● **What needs to be done**: For every entry, output the exact wording.
------ Listed entries ------
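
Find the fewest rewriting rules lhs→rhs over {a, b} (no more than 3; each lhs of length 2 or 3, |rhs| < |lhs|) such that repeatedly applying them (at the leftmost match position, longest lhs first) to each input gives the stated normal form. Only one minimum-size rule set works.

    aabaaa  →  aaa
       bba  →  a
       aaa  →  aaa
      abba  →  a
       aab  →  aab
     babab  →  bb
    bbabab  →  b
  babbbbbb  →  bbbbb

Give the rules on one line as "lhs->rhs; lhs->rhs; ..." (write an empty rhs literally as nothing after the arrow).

aba->; abb->; bba->a

  | aabaaa => aaa
  | bba => a
  | aaa
  | abba => a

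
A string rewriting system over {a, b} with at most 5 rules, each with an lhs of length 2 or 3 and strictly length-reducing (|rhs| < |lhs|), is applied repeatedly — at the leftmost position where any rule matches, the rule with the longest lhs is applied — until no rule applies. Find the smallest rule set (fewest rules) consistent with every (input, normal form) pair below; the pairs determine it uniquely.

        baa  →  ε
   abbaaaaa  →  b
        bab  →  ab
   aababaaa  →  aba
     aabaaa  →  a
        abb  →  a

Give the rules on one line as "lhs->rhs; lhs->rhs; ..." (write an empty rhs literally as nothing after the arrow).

aa->b; aaa->a; bab->ab; bb->

  | baa => bb => ε
  | abbaaaaa => aaaaaa => aaaa => aa => b
  | bab => ab
  | aababaaa => bbabaaa => abaaa => aba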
------
● **Response to the task**:
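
Find the fewest rewriting rules lhs→rhs over {a, b} (no more than 3; each lhs of length 2 or 3, |rhs| < |lhs|) such that repeatedly applying them (at the leftmost match position, longest lhs first) to each input gives the stated normal form. Only one minimum-size rule set works.

    aabaaa  →  aaa
       bba  →  a
       aaa  →  aaa
      abba  →  a
       aab  →  aab
     babab  →  bb
    bbabab  →  b
  babbbbbb  →  bbbbb

Give the rules on one line as "lhs->rhs; lhs->rhs; ..." (write an empty rhs literally as nothing after the arrow).

aba->; abb->; bba->a

  | aabaaa => aaa
  | bba => a
  | aaa
  | abba => a

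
A string rewriting system over {a, b} with at most 5 rules, each with an lhs of length 2 or 3 and strictly length-reducing (|rhs| < |lhs|), is applied repeatedly — at the leftmost position where any rule matches, the rule with the longest lhs is applied — until no rule applies. Find the smallest rule set (fewest rules) consistent with every (input, normal form) pair below; the pairs determine it uniquely.

        baa  →  ε
   abbaaaaa  →  b
        bab  →  ab
   aababaaa  →  aba
     aabaaa  →  a
        abb  →  a

Give the rules on one line as "lhs->rhs; lhs->rhs; ..." (write an empty rhs literally as nothing after the arrow).

aa->b; aaa->a; bab->ab; bb->

  | baa => bb => ε
  | abbaaaaa => aaaaaa => aaaa => aa => b
  | bab => ab
  | aababaaa => bbabaaa => abaaa => aba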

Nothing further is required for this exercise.